[RECORDS FOR THIS EXERCISE Boundary: Start]

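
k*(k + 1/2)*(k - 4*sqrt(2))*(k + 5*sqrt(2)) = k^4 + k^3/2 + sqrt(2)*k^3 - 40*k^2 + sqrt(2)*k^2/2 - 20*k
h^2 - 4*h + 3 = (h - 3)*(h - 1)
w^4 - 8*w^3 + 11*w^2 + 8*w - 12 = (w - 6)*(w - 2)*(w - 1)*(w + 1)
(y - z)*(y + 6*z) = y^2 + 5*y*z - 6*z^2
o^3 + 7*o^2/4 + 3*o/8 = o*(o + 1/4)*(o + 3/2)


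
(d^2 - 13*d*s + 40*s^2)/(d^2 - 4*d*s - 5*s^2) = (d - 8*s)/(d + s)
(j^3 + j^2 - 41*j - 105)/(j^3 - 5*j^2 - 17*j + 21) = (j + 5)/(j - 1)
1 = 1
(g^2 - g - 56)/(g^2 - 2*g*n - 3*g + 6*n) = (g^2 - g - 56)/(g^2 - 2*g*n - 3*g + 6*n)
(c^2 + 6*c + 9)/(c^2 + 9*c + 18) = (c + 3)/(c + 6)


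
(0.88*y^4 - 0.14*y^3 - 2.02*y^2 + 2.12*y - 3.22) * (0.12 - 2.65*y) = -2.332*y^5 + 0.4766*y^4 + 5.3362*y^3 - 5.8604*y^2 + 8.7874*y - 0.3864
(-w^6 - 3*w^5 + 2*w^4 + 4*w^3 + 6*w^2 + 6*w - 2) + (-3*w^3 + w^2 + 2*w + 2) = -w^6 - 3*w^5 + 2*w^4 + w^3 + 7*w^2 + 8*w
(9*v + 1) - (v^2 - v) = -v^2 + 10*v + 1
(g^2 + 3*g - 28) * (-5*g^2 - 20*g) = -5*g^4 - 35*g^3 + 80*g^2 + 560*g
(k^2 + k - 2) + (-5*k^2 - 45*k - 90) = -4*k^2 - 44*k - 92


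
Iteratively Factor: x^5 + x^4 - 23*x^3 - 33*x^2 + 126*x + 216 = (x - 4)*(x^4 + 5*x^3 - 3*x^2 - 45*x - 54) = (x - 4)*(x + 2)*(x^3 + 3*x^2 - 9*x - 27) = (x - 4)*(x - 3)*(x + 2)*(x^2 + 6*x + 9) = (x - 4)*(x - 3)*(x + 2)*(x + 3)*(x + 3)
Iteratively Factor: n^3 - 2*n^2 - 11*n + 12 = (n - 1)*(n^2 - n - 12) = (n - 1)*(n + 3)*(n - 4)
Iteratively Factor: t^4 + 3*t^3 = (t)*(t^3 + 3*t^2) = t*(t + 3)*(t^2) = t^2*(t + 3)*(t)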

[RECORDS FOR THIS EXERCISE Boundary: End]

- _YOUR OBJECTIVE_
Copy exactly. Include the line containing "(y - z)*(y + 6*z) = y^2 + 5*y*z - 6*z^2" and every later line through the end of the listing, and nothing else.

- _TASK OUTPUT_
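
(y - z)*(y + 6*z) = y^2 + 5*y*z - 6*z^2
o^3 + 7*o^2/4 + 3*o/8 = o*(o + 1/4)*(o + 3/2)


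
(d^2 - 13*d*s + 40*s^2)/(d^2 - 4*d*s - 5*s^2) = (d - 8*s)/(d + s)
(j^3 + j^2 - 41*j - 105)/(j^3 - 5*j^2 - 17*j + 21) = (j + 5)/(j - 1)
1 = 1
(g^2 - g - 56)/(g^2 - 2*g*n - 3*g + 6*n) = (g^2 - g - 56)/(g^2 - 2*g*n - 3*g + 6*n)
(c^2 + 6*c + 9)/(c^2 + 9*c + 18) = (c + 3)/(c + 6)


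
(0.88*y^4 - 0.14*y^3 - 2.02*y^2 + 2.12*y - 3.22) * (0.12 - 2.65*y) = -2.332*y^5 + 0.4766*y^4 + 5.3362*y^3 - 5.8604*y^2 + 8.7874*y - 0.3864
(-w^6 - 3*w^5 + 2*w^4 + 4*w^3 + 6*w^2 + 6*w - 2) + (-3*w^3 + w^2 + 2*w + 2) = -w^6 - 3*w^5 + 2*w^4 + w^3 + 7*w^2 + 8*w
(9*v + 1) - (v^2 - v) = -v^2 + 10*v + 1
(g^2 + 3*g - 28) * (-5*g^2 - 20*g) = -5*g^4 - 35*g^3 + 80*g^2 + 560*g
(k^2 + k - 2) + (-5*k^2 - 45*k - 90) = -4*k^2 - 44*k - 92


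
Iteratively Factor: x^5 + x^4 - 23*x^3 - 33*x^2 + 126*x + 216 = (x - 4)*(x^4 + 5*x^3 - 3*x^2 - 45*x - 54) = (x - 4)*(x + 2)*(x^3 + 3*x^2 - 9*x - 27) = (x - 4)*(x - 3)*(x + 2)*(x^2 + 6*x + 9) = (x - 4)*(x - 3)*(x + 2)*(x + 3)*(x + 3)
Iteratively Factor: n^3 - 2*n^2 - 11*n + 12 = (n - 1)*(n^2 - n - 12) = (n - 1)*(n + 3)*(n - 4)
Iteratively Factor: t^4 + 3*t^3 = (t)*(t^3 + 3*t^2) = t*(t + 3)*(t^2) = t^2*(t + 3)*(t)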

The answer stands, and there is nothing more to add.